BEGIN SOURCE DATA
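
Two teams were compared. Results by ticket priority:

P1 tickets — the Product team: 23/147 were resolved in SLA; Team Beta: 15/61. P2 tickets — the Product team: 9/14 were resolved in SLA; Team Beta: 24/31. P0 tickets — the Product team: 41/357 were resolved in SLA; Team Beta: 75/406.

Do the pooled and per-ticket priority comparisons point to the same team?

P1: the Product team 23/147 = 15.6%, Team Beta 15/61 = 24.6% → Team Beta
P2: the Product team 9/14 = 64.3%, Team Beta 24/31 = 77.4% → Team Beta
P0: the Product team 41/357 = 11.5%, Team Beta 75/406 = 18.5% → Team Beta
Overall: the Product team 73/518 = 14.1%, Team Beta 114/498 = 22.9% → Team Beta
Team Beta wins overall and in every ticket group — no reversal.

Yes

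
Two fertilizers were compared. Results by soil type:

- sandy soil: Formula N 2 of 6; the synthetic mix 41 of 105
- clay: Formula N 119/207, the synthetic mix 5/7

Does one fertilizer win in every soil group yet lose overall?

Sandy soil: Formula N 2/6 = 33.3%, the synthetic mix 41/105 = 39.0% → the synthetic mix
Clay: Formula N 119/207 = 57.5%, the synthetic mix 5/7 = 71.4% → the synthetic mix
Overall: Formula N 121/213 = 56.8%, the synthetic mix 46/112 = 41.1% → Formula N
The synthetic mix wins each soil group but Formula N wins overall — the comparison reverses. The synthetic mix's plots skew toward sandy soil, which has a lower base rate.

Yes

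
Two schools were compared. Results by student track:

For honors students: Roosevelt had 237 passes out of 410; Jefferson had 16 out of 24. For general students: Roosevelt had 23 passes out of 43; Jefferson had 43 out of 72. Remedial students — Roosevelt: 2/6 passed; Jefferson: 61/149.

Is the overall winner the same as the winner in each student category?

No

Honors: Roosevelt 237/410 = 57.8%, Jefferson 16/24 = 66.7% → Jefferson
General: Roosevelt 23/43 = 53.5%, Jefferson 43/72 = 59.7% → Jefferson
Remedial: Roosevelt 2/6 = 33.3%, Jefferson 61/149 = 40.9% → Jefferson
Overall: Roosevelt 262/459 = 57.1%, Jefferson 120/245 = 49.0% → Roosevelt
Jefferson wins each student group but Roosevelt wins overall — the comparison reverses. Jefferson's students skew toward remedial, which has a lower base rate.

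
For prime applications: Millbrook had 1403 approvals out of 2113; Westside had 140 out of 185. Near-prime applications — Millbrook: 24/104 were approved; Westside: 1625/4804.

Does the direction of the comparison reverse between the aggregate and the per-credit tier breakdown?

Yes

Prime: Millbrook 1403/2113 = 66.4%, Westside 140/185 = 75.7% → Westside
Near-prime: Millbrook 24/104 = 23.1%, Westside 1625/4804 = 33.8% → Westside
Overall: Millbrook 1427/2217 = 64.4%, Westside 1765/4989 = 35.4% → Millbrook
Westside wins each credit group but Millbrook wins overall — the comparison reverses. Westside's applications skew toward near-prime, which has a lower base rate.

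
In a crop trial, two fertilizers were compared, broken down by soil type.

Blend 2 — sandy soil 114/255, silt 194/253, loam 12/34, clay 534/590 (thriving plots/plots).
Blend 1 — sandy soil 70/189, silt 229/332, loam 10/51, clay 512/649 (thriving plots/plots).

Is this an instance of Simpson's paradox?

Sandy soil: Blend 2 114/255 = 44.7%, Blend 1 70/189 = 37.0% → Blend 2
Silt: Blend 2 194/253 = 76.7%, Blend 1 229/332 = 69.0% → Blend 2
Loam: Blend 2 12/34 = 35.3%, Blend 1 10/51 = 19.6% → Blend 2
Clay: Blend 2 534/590 = 90.5%, Blend 1 512/649 = 78.9% → Blend 2
Overall: Blend 2 854/1132 = 75.4%, Blend 1 821/1221 = 67.2% → Blend 2
Blend 2 wins overall and in every soil group — no reversal.

No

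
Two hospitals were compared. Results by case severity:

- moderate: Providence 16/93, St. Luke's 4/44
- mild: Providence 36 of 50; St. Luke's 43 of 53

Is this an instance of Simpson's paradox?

No

Moderate: Providence 16/93 = 17.2%, St. Luke's 4/44 = 9.1% → Providence
Mild: Providence 36/50 = 72.0%, St. Luke's 43/53 = 81.1% → St. Luke's
Overall: Providence 52/143 = 36.4%, St. Luke's 47/97 = 48.5% → St. Luke's
Neither sweeps: Providence wins 1 of 2 groups, St. Luke's wins 1. St. Luke's wins overall but not every group — no Simpson reversal.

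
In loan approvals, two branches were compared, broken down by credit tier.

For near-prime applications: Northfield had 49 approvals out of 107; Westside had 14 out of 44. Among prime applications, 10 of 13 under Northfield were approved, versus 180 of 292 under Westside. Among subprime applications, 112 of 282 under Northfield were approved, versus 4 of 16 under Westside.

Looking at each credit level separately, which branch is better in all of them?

Near-prime: Northfield 49/107 = 45.8%, Westside 14/44 = 31.8% → Northfield
Prime: Northfield 10/13 = 76.9%, Westside 180/292 = 61.6% → Northfield
Subprime: Northfield 112/282 = 39.7%, Westside 4/16 = 25.0% → Northfield
Northfield has the higher rate in all 3 groups.

Northfield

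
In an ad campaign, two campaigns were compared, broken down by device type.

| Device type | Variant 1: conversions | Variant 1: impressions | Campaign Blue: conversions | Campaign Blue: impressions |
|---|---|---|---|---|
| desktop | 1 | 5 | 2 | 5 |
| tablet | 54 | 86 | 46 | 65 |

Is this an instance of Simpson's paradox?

Desktop: Variant 1 1/5 = 20.0%, Campaign Blue 2/5 = 40.0% → Campaign Blue
Tablet: Variant 1 54/86 = 62.8%, Campaign Blue 46/65 = 70.8% → Campaign Blue
Overall: Variant 1 55/91 = 60.4%, Campaign Blue 48/70 = 68.6% → Campaign Blue
Campaign Blue wins overall and in every device group — no reversal.

No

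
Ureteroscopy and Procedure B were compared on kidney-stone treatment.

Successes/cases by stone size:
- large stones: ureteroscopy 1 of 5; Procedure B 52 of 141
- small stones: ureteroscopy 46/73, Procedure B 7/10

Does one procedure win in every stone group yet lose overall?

Large stones: ureteroscopy 1/5 = 20.0%, Procedure B 52/141 = 36.9% → Procedure B
Small stones: ureteroscopy 46/73 = 63.0%, Procedure B 7/10 = 70.0% → Procedure B
Overall: ureteroscopy 47/78 = 60.3%, Procedure B 59/151 = 39.1% → ureteroscopy
Procedure B wins each stone group but ureteroscopy wins overall — the comparison reverses. Procedure B's cases skew toward large stones, which has a lower base rate.

Yes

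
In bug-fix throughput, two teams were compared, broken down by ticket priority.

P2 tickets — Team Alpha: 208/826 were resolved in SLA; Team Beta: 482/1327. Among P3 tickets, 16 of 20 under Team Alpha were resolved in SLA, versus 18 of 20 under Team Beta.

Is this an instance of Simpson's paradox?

No

P2: Team Alpha 208/826 = 25.2%, Team Beta 482/1327 = 36.3% → Team Beta
P3: Team Alpha 16/20 = 80.0%, Team Beta 18/20 = 90.0% → Team Beta
Overall: Team Alpha 224/846 = 26.5%, Team Beta 500/1347 = 37.1% → Team Beta
Team Beta wins overall and in every ticket group — no reversal.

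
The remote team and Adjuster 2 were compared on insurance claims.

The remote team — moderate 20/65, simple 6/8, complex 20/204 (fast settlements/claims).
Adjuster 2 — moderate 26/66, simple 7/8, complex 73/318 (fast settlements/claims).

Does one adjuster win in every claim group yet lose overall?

Moderate: the remote team 20/65 = 30.8%, Adjuster 2 26/66 = 39.4% → Adjuster 2
Simple: the remote team 6/8 = 75.0%, Adjuster 2 7/8 = 87.5% → Adjuster 2
Complex: the remote team 20/204 = 9.8%, Adjuster 2 73/318 = 23.0% → Adjuster 2
Overall: the remote team 46/277 = 16.6%, Adjuster 2 106/392 = 27.0% → Adjuster 2
Adjuster 2 wins overall and in every claim group — no reversal.

No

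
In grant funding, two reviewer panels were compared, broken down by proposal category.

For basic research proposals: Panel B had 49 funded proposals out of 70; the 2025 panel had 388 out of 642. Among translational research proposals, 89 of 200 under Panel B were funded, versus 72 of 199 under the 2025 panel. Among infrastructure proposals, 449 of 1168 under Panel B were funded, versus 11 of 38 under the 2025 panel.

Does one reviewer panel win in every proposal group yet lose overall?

Basic research: Panel B 49/70 = 70.0%, the 2025 panel 388/642 = 60.4% → Panel B
Translational research: Panel B 89/200 = 44.5%, the 2025 panel 72/199 = 36.2% → Panel B
Infrastructure: Panel B 449/1168 = 38.4%, the 2025 panel 11/38 = 28.9% → Panel B
Overall: Panel B 587/1438 = 40.8%, the 2025 panel 471/879 = 53.6% → the 2025 panel
Panel B wins each proposal group but the 2025 panel wins overall — the comparison reverses. Panel B's proposals skew toward infrastructure, which has a lower base rate.

Yes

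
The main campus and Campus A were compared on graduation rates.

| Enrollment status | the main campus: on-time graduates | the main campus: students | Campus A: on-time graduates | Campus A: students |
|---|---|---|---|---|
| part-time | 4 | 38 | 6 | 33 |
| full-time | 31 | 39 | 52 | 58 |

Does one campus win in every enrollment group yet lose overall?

No

Part-time: the main campus 4/38 = 10.5%, Campus A 6/33 = 18.2% → Campus A
Full-time: the main campus 31/39 = 79.5%, Campus A 52/58 = 89.7% → Campus A
Overall: the main campus 35/77 = 45.5%, Campus A 58/91 = 63.7% → Campus A
Campus A wins overall and in every enrollment group — no reversal.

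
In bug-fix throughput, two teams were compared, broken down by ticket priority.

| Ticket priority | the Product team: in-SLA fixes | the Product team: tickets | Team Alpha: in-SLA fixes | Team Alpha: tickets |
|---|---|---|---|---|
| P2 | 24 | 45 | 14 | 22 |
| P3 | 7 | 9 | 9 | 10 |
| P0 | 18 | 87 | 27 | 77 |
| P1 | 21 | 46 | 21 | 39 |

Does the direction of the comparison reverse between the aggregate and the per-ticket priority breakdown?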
END SOURCE DATA
INSTRUCTIONS FOR THE TASK:
Set down exactly the lines of the data above, beginning with the line that has "- clay: Formula" and ending with the line that has "For prime applications: Millbrook", and no others.

EXERCISE OUTPUT:
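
- clay: Formula N 119/207, the synthetic mix 5/7

Does one fertilizer win in every soil group yet lose overall?

Sandy soil: Formula N 2/6 = 33.3%, the synthetic mix 41/105 = 39.0% → the synthetic mix
Clay: Formula N 119/207 = 57.5%, the synthetic mix 5/7 = 71.4% → the synthetic mix
Overall: Formula N 121/213 = 56.8%, the synthetic mix 46/112 = 41.1% → Formula N
The synthetic mix wins each soil group but Formula N wins overall — the comparison reverses. The synthetic mix's plots skew toward sandy soil, which has a lower base rate.

Yes

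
Two schools were compared. Results by student track:

For honors students: Roosevelt had 237 passes out of 410; Jefferson had 16 out of 24. For general students: Roosevelt had 23 passes out of 43; Jefferson had 43 out of 72. Remedial students — Roosevelt: 2/6 passed; Jefferson: 61/149.

Is the overall winner the same as the winner in each student category?

No

Honors: Roosevelt 237/410 = 57.8%, Jefferson 16/24 = 66.7% → Jefferson
General: Roosevelt 23/43 = 53.5%, Jefferson 43/72 = 59.7% → Jefferson
Remedial: Roosevelt 2/6 = 33.3%, Jefferson 61/149 = 40.9% → Jefferson
Overall: Roosevelt 262/459 = 57.1%, Jefferson 120/245 = 49.0% → Roosevelt
Jefferson wins each student group but Roosevelt wins overall — the comparison reverses. Jefferson's students skew toward remedial, which has a lower base rate.

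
For prime applications: Millbrook had 1403 approvals out of 2113; Westside had 140 out of 185. Near-prime applications — Millbrook: 24/104 were approved; Westside: 1625/4804.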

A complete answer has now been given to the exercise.